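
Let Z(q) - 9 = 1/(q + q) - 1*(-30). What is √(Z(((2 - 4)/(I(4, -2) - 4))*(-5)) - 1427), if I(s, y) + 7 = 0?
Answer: I*√138855/10 ≈ 37.263*I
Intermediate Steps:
I(s, y) = -7 (I(s, y) = -7 + 0 = -7)
Z(q) = 39 + 1/(2*q) (Z(q) = 9 + (1/(q + q) - 1*(-30)) = 9 + (1/(2*q) + 30) = 9 + (30 + 1/(2*q)) = 39 + 1/(2*q))
√(Z(((2 - 4)/(I(4, -2) - 4))*(-5)) - 1427) = √((39 + 1/(2*((((2 - 4)/(-7 - 4))*(-5))))) - 1427) = √((39 + 1/(2*((-2/(-11)*(-5))))) - 1427) = √((39 + 1/(2*((-2*(-1/11)*(-5))))) - 1427) = √((39 + 1/(2*(((2/11)*(-5))))) - 1427) = √((39 + 1/(2*(-10/11))) - 1427) = √((39 + (½)*(-11/10)) - 1427) = √((39 - 11/20) - 1427) = √(769/20 - 1427) = √(-27771/20) = I*√138855/10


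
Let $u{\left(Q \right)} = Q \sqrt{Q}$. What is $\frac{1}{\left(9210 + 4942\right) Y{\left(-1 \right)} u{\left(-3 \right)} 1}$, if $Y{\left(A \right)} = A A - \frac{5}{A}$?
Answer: $\frac{i \sqrt{3}}{764208} \approx 2.2665 \cdot 10^{-6} i$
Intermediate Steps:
$Y{\left(A \right)} = A^{2} - \frac{5}{A}$
$u{\left(Q \right)} = Q^{\frac{3}{2}}$
$\frac{1}{\left(9210 + 4942\right) Y{\left(-1 \right)} u{\left(-3 \right)} 1} = \frac{1}{\left(9210 + 4942\right) \frac{-5 + \left(-1\right)^{3}}{-1} \left(-3\right)^{\frac{3}{2}} \cdot 1} = \frac{1}{14152 - (-5 - 1) - 3 i \sqrt{3} \cdot 1} = \frac{1}{14152 \left(-1\right) \left(-6\right) \left(- 3 i \sqrt{3}\right)} = \frac{1}{14152 \cdot 6 \left(- 3 i \sqrt{3}\right)} = \frac{1}{14152 \left(- 18 i \sqrt{3}\right)} = \frac{\frac{1}{54} i \sqrt{3}}{14152} = \frac{i \sqrt{3}}{764208}$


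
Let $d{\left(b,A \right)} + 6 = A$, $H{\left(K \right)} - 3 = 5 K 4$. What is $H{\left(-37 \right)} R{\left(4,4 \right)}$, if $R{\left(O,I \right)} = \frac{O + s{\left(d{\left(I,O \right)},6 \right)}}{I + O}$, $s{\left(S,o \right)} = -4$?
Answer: $0$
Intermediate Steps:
$H{\left(K \right)} = 3 + 20 K$ ($H{\left(K \right)} = 3 + 5 K 4 = 3 + 20 K$)
$d{\left(b,A \right)} = -6 + A$
$R{\left(O,I \right)} = \frac{-4 + O}{I + O}$ ($R{\left(O,I \right)} = \frac{O - 4}{I + O} = \frac{-4 + O}{I + O}$)
$H{\left(-37 \right)} R{\left(4,4 \right)} = \left(3 + 20 \left(-37\right)\right) \frac{-4 + 4}{4 + 4} = \left(3 - 740\right) \frac{1}{8} \cdot 0 = - 737 \cdot \frac{1}{8} \cdot 0 = \left(-737\right) 0 = 0$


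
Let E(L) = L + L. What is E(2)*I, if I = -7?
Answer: -28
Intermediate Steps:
E(L) = 2*L
E(2)*I = (2*2)*(-7) = 4*(-7) = -28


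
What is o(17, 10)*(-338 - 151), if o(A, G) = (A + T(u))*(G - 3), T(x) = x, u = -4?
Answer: -44499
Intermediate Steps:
o(A, G) = (-4 + A)*(-3 + G) (o(A, G) = (A - 4)*(G - 3) = (-4 + A)*(-3 + G))
o(17, 10)*(-338 - 151) = (12 - 4*10 - 3*17 + 17*10)*(-338 - 151) = (12 - 40 - 51 + 170)*(-489) = 91*(-489) = -44499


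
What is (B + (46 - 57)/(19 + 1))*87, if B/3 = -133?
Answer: -695217/20 ≈ -34761.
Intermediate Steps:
B = -399 (B = 3*(-133) = -399)
(B + (46 - 57)/(19 + 1))*87 = (-399 + (46 - 57)/(19 + 1))*87 = (-399 - 11/20)*87 = -7991/20*87 = -695217/20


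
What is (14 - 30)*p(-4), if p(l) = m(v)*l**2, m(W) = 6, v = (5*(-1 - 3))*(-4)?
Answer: -1536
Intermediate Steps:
v = 80 (v = (5*(-4))*(-4) = -20*(-4) = 80)
p(l) = 6*l**2
(14 - 30)*p(-4) = (14 - 30)*(6*(-4)**2) = -96*16 = -16*96 = -1536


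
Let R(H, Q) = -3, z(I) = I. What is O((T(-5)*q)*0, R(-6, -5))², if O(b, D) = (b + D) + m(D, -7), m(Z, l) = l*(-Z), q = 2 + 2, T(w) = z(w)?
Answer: 576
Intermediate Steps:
T(w) = w
q = 4
m(Z, l) = -Z*l
O(b, D) = b + 8*D (O(b, D) = (b + D) - 1*D*(-7) = (D + b) + 7*D = b + 8*D)
O((T(-5)*q)*0, R(-6, -5))² = (-5*4*0 + 8*(-3))² = (-20*0 - 24)² = (0 - 24)² = (-24)² = 576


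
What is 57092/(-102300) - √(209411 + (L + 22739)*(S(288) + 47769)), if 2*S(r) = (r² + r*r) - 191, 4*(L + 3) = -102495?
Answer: -14273/25575 - I*√6031700394/4 ≈ -0.55808 - 19416.0*I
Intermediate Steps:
L = -102507/4 (L = -3 + (¼)*(-102495) = -3 - 102495/4 = -102507/4 ≈ -25627.)
S(r) = -191/2 + r² (S(r) = ((r² + r*r) - 191)/2 = ((r² + r²) - 191)/2 = (2*r² - 191)/2 = (-191 + 2*r²)/2 = -191/2 + r²)
57092/(-102300) - √(209411 + (L + 22739)*(S(288) + 47769)) = 57092/(-102300) - √(209411 + (-102507/4 + 22739)*((-191/2 + 288²) + 47769)) = 57092*(-1/102300) - √(209411 - 11551*((-191/2 + 82944) + 47769)/4) = -14273/25575 - √(209411 - 11551*(165697/2 + 47769)/4) = -14273/25575 - √(209411 - 11551/4*261235/2) = -14273/25575 - √(209411 - 3017525485/8) = -14273/25575 - √(-3015850197/8) = -14273/25575 - I*√6031700394/4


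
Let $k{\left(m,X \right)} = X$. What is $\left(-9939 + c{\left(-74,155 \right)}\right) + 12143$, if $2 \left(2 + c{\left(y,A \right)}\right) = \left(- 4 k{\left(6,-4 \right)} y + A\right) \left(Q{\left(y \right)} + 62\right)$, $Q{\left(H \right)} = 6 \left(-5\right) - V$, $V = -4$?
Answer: $-16320$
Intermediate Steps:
$Q{\left(H \right)} = -26$ ($Q{\left(H \right)} = 6 \left(-5\right) - -4 = -30 + 4 = -26$)
$c{\left(y,A \right)} = -2 + 18 A + 288 y$ ($c{\left(y,A \right)} = -2 + \frac{\left(\left(-4\right) \left(-4\right) y + A\right) \left(-26 + 62\right)}{2} = -2 + \frac{\left(16 y + A\right) 36}{2} = -2 + \frac{\left(A + 16 y\right) 36}{2} = -2 + \frac{36 A + 576 y}{2} = -2 + \left(18 A + 288 y\right) = -2 + 18 A + 288 y$)
$\left(-9939 + c{\left(-74,155 \right)}\right) + 12143 = \left(-9939 + \left(-2 + 18 \cdot 155 + 288 \left(-74\right)\right)\right) + 12143 = \left(-9939 - 18524\right) + 12143 = -28463 + 12143 = -16320$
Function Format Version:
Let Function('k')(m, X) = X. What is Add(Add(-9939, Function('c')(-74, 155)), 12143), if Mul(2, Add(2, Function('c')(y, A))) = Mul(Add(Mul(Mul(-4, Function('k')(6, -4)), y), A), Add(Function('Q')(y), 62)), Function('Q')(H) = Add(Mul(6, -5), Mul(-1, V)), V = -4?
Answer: -16320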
------------------------------------
> [What is expected]:
Note down each line above where the word "Answer" occurs.

> [Task response]:
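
Answer: I*√138855/10 ≈ 37.263*I
Answer: $\frac{i \sqrt{3}}{764208} \approx 2.2665 \cdot 10^{-6} i$
Answer: $0$
Answer: -28
Answer: -44499
Answer: -695217/20 ≈ -34761.
Answer: -1536
Answer: 576
Answer: -14273/25575 - I*√6031700394/4 ≈ -0.55808 - 19416.0*I
Answer: $-16320$
Answer: -16320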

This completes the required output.